== WHAT TO DO ==
Read the listing below and tally the lines that contain "close"; the reply is that tally only.

== DATA TO USE ==
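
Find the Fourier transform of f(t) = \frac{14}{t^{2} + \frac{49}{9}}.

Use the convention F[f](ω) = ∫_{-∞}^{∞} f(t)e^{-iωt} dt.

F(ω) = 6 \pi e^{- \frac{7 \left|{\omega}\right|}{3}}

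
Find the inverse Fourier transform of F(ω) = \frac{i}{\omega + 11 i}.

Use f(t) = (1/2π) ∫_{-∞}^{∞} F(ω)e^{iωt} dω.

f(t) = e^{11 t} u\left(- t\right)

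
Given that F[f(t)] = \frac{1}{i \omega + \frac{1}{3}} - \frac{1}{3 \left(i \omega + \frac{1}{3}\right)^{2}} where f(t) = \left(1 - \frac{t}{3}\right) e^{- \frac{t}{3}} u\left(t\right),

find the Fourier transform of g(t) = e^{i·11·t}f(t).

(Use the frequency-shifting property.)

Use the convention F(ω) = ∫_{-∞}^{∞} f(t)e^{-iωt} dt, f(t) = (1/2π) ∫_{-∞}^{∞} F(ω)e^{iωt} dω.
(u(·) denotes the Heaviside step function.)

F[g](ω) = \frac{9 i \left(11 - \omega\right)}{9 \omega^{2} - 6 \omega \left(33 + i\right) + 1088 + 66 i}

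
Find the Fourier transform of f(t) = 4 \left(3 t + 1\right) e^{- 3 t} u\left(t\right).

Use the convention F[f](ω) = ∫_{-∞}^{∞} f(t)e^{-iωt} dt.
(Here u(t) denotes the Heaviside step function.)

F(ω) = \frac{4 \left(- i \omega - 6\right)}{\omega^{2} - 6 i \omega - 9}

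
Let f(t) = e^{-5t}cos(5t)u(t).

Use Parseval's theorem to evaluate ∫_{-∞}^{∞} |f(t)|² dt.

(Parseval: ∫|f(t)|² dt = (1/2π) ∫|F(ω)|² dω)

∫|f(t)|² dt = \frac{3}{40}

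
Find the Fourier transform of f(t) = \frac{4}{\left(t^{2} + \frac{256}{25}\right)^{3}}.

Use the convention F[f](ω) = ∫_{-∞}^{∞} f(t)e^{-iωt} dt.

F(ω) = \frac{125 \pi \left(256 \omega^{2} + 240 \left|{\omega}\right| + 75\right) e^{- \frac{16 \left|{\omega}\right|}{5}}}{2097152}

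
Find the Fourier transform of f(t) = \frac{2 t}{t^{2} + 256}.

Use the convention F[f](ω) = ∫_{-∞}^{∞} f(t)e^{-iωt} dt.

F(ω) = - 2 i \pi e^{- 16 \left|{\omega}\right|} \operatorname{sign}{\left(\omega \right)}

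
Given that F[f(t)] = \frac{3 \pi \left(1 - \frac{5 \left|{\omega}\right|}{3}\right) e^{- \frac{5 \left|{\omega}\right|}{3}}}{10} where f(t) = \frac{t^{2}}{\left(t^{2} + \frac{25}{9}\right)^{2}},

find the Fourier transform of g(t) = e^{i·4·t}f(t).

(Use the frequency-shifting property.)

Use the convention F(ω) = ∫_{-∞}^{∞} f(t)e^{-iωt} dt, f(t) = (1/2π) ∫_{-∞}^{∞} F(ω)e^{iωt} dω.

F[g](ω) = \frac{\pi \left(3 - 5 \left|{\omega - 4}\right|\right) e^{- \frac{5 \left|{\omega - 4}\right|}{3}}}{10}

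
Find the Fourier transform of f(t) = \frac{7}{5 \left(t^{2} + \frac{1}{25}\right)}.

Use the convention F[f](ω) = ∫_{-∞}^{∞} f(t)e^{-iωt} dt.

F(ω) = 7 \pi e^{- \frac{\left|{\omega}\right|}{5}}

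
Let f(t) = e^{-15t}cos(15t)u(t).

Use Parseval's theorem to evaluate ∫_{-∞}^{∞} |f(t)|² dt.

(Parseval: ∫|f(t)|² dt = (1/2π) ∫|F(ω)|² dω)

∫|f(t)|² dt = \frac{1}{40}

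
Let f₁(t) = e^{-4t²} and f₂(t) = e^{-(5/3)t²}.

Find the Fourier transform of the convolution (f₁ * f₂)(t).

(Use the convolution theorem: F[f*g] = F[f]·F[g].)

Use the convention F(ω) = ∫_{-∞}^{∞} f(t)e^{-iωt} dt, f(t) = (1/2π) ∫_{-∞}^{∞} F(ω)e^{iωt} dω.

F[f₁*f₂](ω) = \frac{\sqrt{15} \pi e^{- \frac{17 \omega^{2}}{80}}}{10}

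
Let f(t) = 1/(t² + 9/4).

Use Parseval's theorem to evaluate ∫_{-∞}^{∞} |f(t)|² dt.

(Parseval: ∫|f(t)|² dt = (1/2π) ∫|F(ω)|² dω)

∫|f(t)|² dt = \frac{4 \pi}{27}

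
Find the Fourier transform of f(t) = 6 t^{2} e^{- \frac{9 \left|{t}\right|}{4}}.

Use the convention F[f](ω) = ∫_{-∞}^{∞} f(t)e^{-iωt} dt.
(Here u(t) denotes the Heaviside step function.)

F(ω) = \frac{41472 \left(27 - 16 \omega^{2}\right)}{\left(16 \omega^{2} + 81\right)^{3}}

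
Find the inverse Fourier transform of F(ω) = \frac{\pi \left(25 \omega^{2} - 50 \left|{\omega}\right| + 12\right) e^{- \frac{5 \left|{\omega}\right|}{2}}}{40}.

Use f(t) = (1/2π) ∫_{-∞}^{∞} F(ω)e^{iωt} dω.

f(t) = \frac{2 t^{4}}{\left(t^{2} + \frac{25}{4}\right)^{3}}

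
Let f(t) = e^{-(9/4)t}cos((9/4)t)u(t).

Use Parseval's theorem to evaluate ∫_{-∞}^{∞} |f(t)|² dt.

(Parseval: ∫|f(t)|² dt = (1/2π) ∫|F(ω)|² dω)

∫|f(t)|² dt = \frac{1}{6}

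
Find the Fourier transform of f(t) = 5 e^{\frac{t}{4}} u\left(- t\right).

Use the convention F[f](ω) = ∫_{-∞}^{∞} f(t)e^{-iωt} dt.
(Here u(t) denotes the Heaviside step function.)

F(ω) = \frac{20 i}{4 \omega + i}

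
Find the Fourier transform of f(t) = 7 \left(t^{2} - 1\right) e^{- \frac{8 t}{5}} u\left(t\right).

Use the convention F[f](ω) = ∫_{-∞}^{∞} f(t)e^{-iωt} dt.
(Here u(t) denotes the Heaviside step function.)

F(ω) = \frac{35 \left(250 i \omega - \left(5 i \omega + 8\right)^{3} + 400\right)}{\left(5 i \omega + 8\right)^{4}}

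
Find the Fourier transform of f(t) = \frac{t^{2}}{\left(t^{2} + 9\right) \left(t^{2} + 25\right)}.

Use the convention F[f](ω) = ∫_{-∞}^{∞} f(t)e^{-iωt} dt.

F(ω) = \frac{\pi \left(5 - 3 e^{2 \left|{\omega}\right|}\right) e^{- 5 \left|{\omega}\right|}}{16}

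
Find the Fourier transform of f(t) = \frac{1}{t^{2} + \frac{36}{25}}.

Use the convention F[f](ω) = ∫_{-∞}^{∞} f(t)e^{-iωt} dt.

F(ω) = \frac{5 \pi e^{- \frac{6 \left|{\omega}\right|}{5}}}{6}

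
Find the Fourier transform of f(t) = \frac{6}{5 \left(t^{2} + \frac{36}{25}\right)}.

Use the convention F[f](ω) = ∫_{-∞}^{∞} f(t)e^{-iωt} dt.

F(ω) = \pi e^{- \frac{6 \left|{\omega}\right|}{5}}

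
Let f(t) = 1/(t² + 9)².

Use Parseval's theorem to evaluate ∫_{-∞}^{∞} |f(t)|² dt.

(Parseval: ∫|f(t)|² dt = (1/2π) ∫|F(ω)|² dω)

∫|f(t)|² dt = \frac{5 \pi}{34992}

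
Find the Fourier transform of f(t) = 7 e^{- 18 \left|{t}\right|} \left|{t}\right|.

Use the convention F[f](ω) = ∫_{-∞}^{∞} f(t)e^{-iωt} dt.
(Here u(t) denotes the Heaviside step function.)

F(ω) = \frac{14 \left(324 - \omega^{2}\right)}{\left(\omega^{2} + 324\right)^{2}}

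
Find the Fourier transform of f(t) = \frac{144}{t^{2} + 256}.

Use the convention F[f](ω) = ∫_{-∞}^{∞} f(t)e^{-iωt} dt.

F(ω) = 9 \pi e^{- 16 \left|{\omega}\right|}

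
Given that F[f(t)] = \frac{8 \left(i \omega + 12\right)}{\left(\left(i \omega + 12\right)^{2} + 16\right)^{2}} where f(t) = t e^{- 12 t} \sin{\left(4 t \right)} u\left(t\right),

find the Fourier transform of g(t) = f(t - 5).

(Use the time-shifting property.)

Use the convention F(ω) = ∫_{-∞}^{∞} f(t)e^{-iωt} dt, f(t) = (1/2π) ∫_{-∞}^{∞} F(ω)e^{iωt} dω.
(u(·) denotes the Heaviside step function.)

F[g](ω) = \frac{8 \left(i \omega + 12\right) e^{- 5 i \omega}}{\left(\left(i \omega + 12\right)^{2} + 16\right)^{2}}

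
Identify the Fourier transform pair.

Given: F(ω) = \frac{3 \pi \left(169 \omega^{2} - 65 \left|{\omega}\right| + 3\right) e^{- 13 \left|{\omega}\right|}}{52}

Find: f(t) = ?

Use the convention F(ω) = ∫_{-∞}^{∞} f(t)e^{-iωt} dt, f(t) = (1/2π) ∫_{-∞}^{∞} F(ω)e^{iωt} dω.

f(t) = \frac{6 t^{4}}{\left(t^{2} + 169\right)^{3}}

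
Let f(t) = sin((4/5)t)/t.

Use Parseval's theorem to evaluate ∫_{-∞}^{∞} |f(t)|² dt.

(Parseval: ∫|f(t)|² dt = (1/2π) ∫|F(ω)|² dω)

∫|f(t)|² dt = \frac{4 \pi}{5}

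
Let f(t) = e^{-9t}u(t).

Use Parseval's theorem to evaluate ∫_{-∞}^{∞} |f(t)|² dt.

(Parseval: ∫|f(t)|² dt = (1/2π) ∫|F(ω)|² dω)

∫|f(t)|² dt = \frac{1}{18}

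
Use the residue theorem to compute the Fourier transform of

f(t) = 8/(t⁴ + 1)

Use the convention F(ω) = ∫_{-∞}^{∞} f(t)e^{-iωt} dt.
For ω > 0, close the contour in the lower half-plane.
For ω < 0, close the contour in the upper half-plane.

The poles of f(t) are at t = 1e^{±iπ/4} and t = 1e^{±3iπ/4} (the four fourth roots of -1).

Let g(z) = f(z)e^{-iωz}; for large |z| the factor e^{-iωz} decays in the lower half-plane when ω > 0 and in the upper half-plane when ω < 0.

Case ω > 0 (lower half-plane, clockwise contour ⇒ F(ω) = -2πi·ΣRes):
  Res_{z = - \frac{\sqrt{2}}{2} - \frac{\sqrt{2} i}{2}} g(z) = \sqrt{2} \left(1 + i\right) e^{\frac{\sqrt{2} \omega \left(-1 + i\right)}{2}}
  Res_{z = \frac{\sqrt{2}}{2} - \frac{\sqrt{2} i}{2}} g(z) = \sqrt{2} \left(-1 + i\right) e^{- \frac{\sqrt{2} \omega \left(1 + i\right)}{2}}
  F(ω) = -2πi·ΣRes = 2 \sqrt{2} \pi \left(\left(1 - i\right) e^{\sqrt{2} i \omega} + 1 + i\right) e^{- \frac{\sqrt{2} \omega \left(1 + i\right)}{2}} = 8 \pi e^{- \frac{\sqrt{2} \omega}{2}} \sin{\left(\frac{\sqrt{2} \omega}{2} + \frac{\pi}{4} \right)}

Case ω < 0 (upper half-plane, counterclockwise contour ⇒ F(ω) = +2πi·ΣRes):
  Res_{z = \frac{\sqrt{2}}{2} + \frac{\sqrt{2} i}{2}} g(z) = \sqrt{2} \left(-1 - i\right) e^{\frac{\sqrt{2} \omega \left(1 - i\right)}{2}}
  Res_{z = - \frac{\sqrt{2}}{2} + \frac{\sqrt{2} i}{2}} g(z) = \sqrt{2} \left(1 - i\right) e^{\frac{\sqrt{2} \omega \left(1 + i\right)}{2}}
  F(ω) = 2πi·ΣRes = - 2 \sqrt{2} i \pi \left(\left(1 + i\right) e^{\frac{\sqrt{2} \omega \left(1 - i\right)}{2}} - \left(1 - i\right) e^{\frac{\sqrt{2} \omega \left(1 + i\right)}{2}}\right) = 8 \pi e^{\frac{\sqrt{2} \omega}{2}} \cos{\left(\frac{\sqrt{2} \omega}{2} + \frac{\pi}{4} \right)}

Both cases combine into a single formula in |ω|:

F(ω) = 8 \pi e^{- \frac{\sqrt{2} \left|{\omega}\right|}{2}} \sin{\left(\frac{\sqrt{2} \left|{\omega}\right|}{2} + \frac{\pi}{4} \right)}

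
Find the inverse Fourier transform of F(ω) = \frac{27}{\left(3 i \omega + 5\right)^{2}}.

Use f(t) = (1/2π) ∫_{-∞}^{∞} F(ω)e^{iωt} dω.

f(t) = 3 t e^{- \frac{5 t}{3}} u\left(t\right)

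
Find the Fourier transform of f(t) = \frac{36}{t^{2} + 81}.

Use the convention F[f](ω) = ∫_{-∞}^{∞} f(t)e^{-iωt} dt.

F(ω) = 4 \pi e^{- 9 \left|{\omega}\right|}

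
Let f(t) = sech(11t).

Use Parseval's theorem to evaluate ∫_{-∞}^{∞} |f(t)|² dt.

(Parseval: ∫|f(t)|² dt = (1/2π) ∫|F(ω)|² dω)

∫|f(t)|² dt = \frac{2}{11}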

== SOLUTION TO THE EXERCISE ==
2